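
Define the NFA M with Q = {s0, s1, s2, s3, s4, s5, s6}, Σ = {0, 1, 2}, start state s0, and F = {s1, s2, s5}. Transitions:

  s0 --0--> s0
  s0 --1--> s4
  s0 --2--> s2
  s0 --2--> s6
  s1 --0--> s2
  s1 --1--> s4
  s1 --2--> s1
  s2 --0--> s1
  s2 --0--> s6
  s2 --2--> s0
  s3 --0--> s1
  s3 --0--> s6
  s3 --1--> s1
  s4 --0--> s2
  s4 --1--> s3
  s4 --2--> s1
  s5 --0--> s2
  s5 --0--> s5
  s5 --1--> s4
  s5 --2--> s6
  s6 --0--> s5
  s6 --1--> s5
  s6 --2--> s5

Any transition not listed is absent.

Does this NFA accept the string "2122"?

Yes

Start in {s0}.
Read '2': {s0} → {s2, s6}.
Read '1': {s2, s6} → {s5}.
Read '2': {s5} → {s6}.
Read '2': {s6} → {s5}.
The final set {s5} contains the accepting state s5.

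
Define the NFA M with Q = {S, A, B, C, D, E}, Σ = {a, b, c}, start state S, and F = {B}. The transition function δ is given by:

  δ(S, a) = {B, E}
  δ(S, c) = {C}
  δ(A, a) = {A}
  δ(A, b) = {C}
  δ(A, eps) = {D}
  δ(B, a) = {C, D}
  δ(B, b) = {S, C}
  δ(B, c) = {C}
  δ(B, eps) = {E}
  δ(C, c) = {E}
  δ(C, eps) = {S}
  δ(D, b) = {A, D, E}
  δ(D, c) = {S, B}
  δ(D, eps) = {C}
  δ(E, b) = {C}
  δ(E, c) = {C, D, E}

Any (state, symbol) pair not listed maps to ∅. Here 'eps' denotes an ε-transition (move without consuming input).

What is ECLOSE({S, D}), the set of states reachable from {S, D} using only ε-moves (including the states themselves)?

Begin with {S, D}.
ε-move D → C; add C.

{S, C, D}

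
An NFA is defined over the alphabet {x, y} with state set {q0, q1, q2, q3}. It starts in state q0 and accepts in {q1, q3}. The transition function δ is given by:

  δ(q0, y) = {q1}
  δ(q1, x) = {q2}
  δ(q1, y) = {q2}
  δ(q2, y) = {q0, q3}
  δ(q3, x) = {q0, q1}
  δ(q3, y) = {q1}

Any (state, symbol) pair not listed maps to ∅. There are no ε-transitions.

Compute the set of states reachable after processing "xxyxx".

Start in {q0}.
Read 'x': q0→∅; now ∅.
The set is empty and remains empty for the remaining 4 symbols.

∅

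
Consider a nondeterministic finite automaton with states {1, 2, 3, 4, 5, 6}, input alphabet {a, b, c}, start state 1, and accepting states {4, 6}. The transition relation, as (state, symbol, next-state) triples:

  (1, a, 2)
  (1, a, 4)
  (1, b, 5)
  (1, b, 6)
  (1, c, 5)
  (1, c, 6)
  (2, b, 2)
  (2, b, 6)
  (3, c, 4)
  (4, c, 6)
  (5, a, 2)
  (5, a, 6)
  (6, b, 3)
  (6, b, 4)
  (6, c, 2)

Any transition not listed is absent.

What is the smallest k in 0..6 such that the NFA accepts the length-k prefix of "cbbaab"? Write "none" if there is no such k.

1

Start in {1}.
Read 'c': 1→{5, 6}; now {5, 6}.
None of the earlier sets intersect F, but {5, 6} does.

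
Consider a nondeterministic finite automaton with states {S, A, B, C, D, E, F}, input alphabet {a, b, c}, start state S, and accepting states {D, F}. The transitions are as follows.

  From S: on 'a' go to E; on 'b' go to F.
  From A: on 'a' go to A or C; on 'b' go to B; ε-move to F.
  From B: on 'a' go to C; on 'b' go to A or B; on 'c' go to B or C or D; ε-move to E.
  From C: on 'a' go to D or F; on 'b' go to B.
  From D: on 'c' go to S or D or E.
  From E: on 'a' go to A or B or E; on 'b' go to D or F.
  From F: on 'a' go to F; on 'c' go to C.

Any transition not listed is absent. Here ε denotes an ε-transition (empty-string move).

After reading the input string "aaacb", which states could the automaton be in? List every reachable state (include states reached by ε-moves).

{A, B, D, E, F}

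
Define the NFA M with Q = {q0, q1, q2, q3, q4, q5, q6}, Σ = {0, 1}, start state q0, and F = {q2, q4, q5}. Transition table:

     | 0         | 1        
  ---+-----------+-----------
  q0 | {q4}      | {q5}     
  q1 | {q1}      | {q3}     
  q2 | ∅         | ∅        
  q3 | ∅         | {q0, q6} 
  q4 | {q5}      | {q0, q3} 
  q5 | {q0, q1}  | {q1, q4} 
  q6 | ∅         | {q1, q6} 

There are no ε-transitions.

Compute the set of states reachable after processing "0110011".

Start in {q0}.
Read '0': q0→{q4}; now {q4}.
Read '1': q4→{q0, q3}; now {q0, q3}.
Read '1': q0→{q5}, q3→{q0, q6}; now {q0, q5, q6}.
Read '0': q0→{q4}, q5→{q0, q1}, q6→∅; now {q0, q1, q4}.
Read '0': q0→{q4}, q1→{q1}, q4→{q5}; now {q1, q4, q5}.
Read '1': q1→{q3}, q4→{q0, q3}, q5→{q1, q4}; now {q0, q1, q3, q4}.
Read '1': q0→{q5}, q1→{q3}, q3→{q0, q6}, q4→{q0, q3}; now {q0, q3, q5, q6}.

{q0, q3, q5, q6}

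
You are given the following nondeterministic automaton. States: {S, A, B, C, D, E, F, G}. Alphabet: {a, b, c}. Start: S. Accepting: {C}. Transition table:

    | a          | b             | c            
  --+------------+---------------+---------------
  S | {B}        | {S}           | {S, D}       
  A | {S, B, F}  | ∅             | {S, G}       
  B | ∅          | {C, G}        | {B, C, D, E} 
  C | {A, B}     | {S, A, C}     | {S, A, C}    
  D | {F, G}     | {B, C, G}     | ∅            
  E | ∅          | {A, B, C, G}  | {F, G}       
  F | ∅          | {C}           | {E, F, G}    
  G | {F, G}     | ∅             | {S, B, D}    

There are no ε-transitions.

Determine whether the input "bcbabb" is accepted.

Start in {S}.
Read 'b': {S} → {S}.
Read 'c': {S} → {S, D}.
Read 'b': {S, D} → {S, B, C, G}.
Read 'a': {S, B, C, G} → {A, B, F, G}.
Read 'b': {A, B, F, G} → {C, G}.
Read 'b': {C, G} → {S, A, C}.
The final set {S, A, C} contains the accepting state C.

Yes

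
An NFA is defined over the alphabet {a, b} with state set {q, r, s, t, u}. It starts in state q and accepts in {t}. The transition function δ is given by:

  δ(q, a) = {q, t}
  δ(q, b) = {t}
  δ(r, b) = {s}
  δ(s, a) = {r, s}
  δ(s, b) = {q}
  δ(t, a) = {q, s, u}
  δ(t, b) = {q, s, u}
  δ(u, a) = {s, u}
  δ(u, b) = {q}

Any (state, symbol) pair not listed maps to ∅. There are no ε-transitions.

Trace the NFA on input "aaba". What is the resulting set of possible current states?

Start in {q}.
Read 'a': {q} → {q, t}.
Read 'a': {q, t} → {q, s, t, u}.
Read 'b': {q, s, t, u} → {q, s, t, u}.
Read 'a': {q, s, t, u} → {q, r, s, t, u}.

{q, r, s, t, u}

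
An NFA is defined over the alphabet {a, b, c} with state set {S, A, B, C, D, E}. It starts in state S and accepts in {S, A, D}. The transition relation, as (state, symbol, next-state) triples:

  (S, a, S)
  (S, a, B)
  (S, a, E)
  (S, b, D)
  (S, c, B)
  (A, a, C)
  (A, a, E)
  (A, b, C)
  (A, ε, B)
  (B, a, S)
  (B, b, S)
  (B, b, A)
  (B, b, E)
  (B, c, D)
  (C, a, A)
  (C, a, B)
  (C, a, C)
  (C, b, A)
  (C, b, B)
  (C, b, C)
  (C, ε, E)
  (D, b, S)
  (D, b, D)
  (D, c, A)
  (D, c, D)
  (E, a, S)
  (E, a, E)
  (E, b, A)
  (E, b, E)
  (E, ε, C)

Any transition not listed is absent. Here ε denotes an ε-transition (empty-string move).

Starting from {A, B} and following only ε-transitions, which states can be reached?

Begin with {A, B}.
No ε-moves leave this set, so the closure equals the set itself.

{A, B}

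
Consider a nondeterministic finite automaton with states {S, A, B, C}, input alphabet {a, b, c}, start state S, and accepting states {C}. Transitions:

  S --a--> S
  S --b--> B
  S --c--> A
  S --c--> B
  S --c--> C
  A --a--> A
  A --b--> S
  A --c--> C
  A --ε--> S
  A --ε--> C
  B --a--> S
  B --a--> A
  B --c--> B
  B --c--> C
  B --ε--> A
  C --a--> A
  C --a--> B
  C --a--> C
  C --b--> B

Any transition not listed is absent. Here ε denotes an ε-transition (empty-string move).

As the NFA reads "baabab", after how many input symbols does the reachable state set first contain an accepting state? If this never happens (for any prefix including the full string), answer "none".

Start in {S}.
Read 'b': S→{B}; union {B}; ε-closure = {S, A, B, C}.
None of the earlier sets intersect F, but {S, A, B, C} does.

1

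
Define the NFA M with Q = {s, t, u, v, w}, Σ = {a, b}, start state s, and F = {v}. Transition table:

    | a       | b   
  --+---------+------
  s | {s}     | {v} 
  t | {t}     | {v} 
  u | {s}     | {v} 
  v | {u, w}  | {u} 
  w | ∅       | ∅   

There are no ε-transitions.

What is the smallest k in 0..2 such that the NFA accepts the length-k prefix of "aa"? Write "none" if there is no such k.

Start in {s}.
Read 'a': s→{s}; now {s}.
Read 'a': s→{s}; now {s}.
No reachable set along the way intersects F.

none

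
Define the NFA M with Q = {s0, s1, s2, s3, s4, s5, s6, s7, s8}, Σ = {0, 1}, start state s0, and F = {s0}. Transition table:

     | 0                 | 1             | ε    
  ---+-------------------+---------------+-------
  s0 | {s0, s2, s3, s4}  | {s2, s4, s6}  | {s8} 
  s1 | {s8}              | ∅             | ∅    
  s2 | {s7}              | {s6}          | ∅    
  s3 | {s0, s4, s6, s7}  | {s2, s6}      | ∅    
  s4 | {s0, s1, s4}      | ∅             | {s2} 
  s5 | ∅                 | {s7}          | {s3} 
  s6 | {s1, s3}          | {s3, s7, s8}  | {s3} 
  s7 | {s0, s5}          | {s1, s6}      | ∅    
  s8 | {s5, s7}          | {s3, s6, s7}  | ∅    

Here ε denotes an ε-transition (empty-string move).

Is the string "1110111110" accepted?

Yes

Start: ε-closure({s0}) = {s0, s8}.
Read '1': s0→{s2, s4, s6}, s8→{s3, s6, s7}; now {s2, s3, s4, s6, s7}.
Read '1': s2→{s6}, s3→{s2, s6}, s4→∅, s6→{s3, s7, s8}, s7→{s1, s6}; now {s1, s2, s3, s6, s7, s8}.
Read '1': s1→∅, s2→{s6}, s3→{s2, s6}, s6→{s3, s7, s8}, s7→{s1, s6}, s8→{s3, s6, s7}; now {s1, s2, s3, s6, s7, s8}.
Read '0': s1→{s8}, s2→{s7}, s3→{s0, s4, s6, s7}, s6→{s1, s3}, s7→{s0, s5}, s8→{s5, s7}; union {s0, s1, s3, s4, s5, s6, s7, s8}; ε-closure = {s0, s1, s2, s3, s4, s5, s6, s7, s8}.
Read '1': s0→{s2, s4, s6}, s1→∅, s2→{s6}, s3→{s2, s6}, s4→∅, s5→{s7}, s6→{s3, s7, s8}, s7→{s1, s6}, s8→{s3, s6, s7}; now {s1, s2, s3, s4, s6, s7, s8}.
Read '1': s1→∅, s2→{s6}, s3→{s2, s6}, s4→∅, s6→{s3, s7, s8}, s7→{s1, s6}, s8→{s3, s6, s7}; now {s1, s2, s3, s6, s7, s8}.
Read '1': s1→∅, s2→{s6}, s3→{s2, s6}, s6→{s3, s7, s8}, s7→{s1, s6}, s8→{s3, s6, s7}; now {s1, s2, s3, s6, s7, s8}.
Read '1': s1→∅, s2→{s6}, s3→{s2, s6}, s6→{s3, s7, s8}, s7→{s1, s6}, s8→{s3, s6, s7}; now {s1, s2, s3, s6, s7, s8}.
Read '1': s1→∅, s2→{s6}, s3→{s2, s6}, s6→{s3, s7, s8}, s7→{s1, s6}, s8→{s3, s6, s7}; now {s1, s2, s3, s6, s7, s8}.
Read '0': s1→{s8}, s2→{s7}, s3→{s0, s4, s6, s7}, s6→{s1, s3}, s7→{s0, s5}, s8→{s5, s7}; union {s0, s1, s3, s4, s5, s6, s7, s8}; ε-closure = {s0, s1, s2, s3, s4, s5, s6, s7, s8}.
The final set {s0, s1, s2, s3, s4, s5, s6, s7, s8} contains the accepting state s0.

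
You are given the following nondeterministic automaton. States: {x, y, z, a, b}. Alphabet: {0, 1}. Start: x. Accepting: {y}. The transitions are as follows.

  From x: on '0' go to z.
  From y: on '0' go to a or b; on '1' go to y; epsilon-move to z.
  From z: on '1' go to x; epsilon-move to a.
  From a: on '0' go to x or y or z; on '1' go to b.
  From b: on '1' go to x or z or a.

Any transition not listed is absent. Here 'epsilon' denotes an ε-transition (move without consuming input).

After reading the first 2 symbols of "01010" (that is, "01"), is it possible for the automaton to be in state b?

Start in {x}.
Read '0': {x} → {z, a}.
Read '1': {z, a} → {x, b}.
State b is in {x, b}.

Yes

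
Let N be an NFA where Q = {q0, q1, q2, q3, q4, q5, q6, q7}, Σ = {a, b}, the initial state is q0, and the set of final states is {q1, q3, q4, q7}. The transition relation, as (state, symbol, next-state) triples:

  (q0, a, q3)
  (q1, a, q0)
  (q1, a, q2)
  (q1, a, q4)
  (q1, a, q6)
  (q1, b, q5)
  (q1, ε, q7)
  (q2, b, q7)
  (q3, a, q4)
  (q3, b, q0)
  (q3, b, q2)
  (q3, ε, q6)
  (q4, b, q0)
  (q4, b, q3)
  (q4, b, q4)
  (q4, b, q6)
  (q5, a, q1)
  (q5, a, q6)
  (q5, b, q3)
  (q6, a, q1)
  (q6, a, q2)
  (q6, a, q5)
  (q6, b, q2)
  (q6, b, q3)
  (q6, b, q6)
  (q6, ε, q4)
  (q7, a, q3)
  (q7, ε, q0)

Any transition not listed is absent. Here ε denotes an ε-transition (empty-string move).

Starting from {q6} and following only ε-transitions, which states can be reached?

Begin with {q6}.
ε-move q6 → q4; add q4.

{q4, q6}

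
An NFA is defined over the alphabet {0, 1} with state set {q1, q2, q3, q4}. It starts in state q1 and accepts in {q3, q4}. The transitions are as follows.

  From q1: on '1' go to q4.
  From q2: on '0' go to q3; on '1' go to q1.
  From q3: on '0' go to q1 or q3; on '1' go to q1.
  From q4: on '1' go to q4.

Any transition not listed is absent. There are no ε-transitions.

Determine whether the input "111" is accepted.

Yes

Start in {q1}.
Read '1': {q1} → {q4}.
Read '1': {q4} → {q4}.
Read '1': {q4} → {q4}.
The final set {q4} contains the accepting state q4.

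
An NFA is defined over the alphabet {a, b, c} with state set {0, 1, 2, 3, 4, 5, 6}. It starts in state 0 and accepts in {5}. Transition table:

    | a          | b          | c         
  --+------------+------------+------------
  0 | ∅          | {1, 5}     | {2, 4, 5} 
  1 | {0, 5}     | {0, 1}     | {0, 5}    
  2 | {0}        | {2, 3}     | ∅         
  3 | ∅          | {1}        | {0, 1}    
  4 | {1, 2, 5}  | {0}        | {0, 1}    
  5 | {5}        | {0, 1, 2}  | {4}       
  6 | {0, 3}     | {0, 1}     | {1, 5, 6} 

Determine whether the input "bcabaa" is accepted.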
-.-.-
* **Assigned task**
Would you retype the lines above from the one with "s5 --2--> s6" down to the one with "Any (state, symbol) pair not listed maps to ∅. Here", word for word, both ends included and no other lines?

* **The answer**
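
  s5 --2--> s6
  s6 --0--> s5
  s6 --1--> s5
  s6 --2--> s5

Any transition not listed is absent.

Does this NFA accept the string "2122"?

Yes

Start in {s0}.
Read '2': {s0} → {s2, s6}.
Read '1': {s2, s6} → {s5}.
Read '2': {s5} → {s6}.
Read '2': {s6} → {s5}.
The final set {s5} contains the accepting state s5.

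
Define the NFA M with Q = {S, A, B, C, D, E}, Σ = {a, b, c}, start state S, and F = {B}. The transition function δ is given by:

  δ(S, a) = {B, E}
  δ(S, c) = {C}
  δ(A, a) = {A}
  δ(A, b) = {C}
  δ(A, eps) = {D}
  δ(B, a) = {C, D}
  δ(B, b) = {S, C}
  δ(B, c) = {C}
  δ(B, eps) = {E}
  δ(C, c) = {E}
  δ(C, eps) = {S}
  δ(D, b) = {A, D, E}
  δ(D, c) = {S, B}
  δ(D, eps) = {C}
  δ(E, b) = {C}
  δ(E, c) = {C, D, E}

Any (state, symbol) pair not listed maps to ∅. Here 'eps' denotes an ε-transition (move without consuming input).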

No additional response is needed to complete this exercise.